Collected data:
* * * * * * * * *
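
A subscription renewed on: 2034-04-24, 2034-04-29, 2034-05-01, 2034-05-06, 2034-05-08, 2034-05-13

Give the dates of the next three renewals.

Gaps: 5, 2, 5, 2, 5 days — not constant, but cyclic with period 2.
The events fall on every Monday and Saturday.
The following Monday is 2034-05-15.
The following Saturday is 2034-05-20.
The following Monday is 2034-05-22.

2034-05-15, 2034-05-20, 2034-05-22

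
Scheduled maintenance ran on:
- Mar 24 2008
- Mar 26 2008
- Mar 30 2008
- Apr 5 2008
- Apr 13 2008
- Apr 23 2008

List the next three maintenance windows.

May 5 2008, May 19 2008, Jun 4 2008

The spacing grows by 2 each time: 2, 4, 6, 8, 10 days.
Next gap: 12 days. Apr 23 2008 + 12 days = May 5 2008.
Next gap: 14 days. May 5 2008 + 14 days = May 19 2008.
Next gap: 16 days. May 19 2008 + 16 days = Jun 4 2008.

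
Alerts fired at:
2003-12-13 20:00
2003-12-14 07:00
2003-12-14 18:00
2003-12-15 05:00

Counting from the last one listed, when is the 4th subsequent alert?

2003-12-17 01:00

Spacing: 11, 11, 11 h — constant 11 h.
2003-12-15 05:00 + 11 h = 2003-12-15 16:00.
2003-12-15 16:00 + 11 h = 2003-12-16 03:00.
2003-12-16 03:00 + 11 h = 2003-12-16 14:00.
2003-12-16 14:00 + 11 h = 2003-12-17 01:00.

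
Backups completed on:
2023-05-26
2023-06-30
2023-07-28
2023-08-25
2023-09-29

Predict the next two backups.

2023-10-27, 2023-11-24

All Fridays; the gaps (35, 28, 28, 35) vary with month length.
This is the last Friday of each month.
October 2023 ends with Friday 2023-10-27.
Last Friday of November 2023: 2023-11-24.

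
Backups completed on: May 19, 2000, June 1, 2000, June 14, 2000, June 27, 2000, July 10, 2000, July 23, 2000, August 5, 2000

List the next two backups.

August 18, 2000; August 31, 2000

The spacing is 13, 13, 13, 13, 13, 13 days — always 13 days.
August 5, 2000 + 13 days = August 18, 2000.
August 18, 2000 + 13 days = August 31, 2000.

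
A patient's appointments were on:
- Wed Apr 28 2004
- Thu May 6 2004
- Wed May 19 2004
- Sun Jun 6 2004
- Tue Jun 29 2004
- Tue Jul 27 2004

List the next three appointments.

Intervals are 8, 13, 18, 23, 28 days — an arithmetic progression with common difference 5.
Next gap: 33 days. Tue Jul 27 2004 + 33 days = Sun Aug 29 2004.
Next gap: 38 days. Sun Aug 29 2004 + 38 days = Wed Oct 6 2004.
Next gap: 43 days. Wed Oct 6 2004 + 43 days = Thu Nov 18 2004.

Sun Aug 29 2004, Wed Oct 6 2004, Thu Nov 18 2004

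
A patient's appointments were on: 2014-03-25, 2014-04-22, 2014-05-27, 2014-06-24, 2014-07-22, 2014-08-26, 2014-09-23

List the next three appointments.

2014-10-28, 2014-11-25, 2014-12-23

These are Tuesdays at 28- or 35-day spacing (28, 35, 28, 28, 35, 28).
The pattern: 4th Tuesday of the month.
October 2014 — 4th Tuesday is 2014-10-28.
4th Tuesday of November 2014: 2014-11-25.
December 2014 — 4th Tuesday is 2014-12-23.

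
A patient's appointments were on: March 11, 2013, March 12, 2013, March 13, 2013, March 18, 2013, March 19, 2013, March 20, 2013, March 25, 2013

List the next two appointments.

March 26, 2013; March 27, 2013

Every event lands on a Monday or Tuesday or Wednesday (gaps cycle 1, 1, 5, 1, 1, 5).
So the schedule is: every Monday, Tuesday and Wednesday.
Next Tuesday: March 26, 2013.
Next Wednesday: March 27, 2013.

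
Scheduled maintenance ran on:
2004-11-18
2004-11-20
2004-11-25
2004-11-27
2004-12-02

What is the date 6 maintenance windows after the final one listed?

The gap pattern 2, 5, 2, 5 repeats every 2 events.
These are the Thursdays and Saturdays of each week.
Next Saturday: 2004-12-04.
Next Thursday: 2004-12-09.
The following Saturday is 2004-12-11.
Next Thursday: 2004-12-16.
Next Saturday: 2004-12-18.
Next Thursday: 2004-12-23.

2004-12-23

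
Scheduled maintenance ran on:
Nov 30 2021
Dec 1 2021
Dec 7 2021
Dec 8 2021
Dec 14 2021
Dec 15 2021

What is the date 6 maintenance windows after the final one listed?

Gaps: 1, 6, 1, 6, 1 days — not constant, but cyclic with period 2.
The events fall on every Tuesday and Wednesday.
Next Tuesday: Dec 21 2021.
Next Wednesday: Dec 22 2021.
The following Tuesday is Dec 28 2021.
The following Wednesday is Dec 29 2021.
The following Tuesday is Jan 4 2022.
The following Wednesday is Jan 5 2022.

Jan 5 2022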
* * * * * * * * *
EXERCISE DIRECTIONS :: Could you find every line in the records above that has the string "patient" and copy it?

TASK ANSWER ::
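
A patient's appointments were on:
A patient's appointments were on: 2014-03-25, 2014-04-22, 2014-05-27, 2014-06-24, 2014-07-22, 2014-08-26, 2014-09-23
A patient's appointments were on: March 11, 2013, March 12, 2013, March 13, 2013, March 18, 2013, March 19, 2013, March 20, 2013, March 25, 2013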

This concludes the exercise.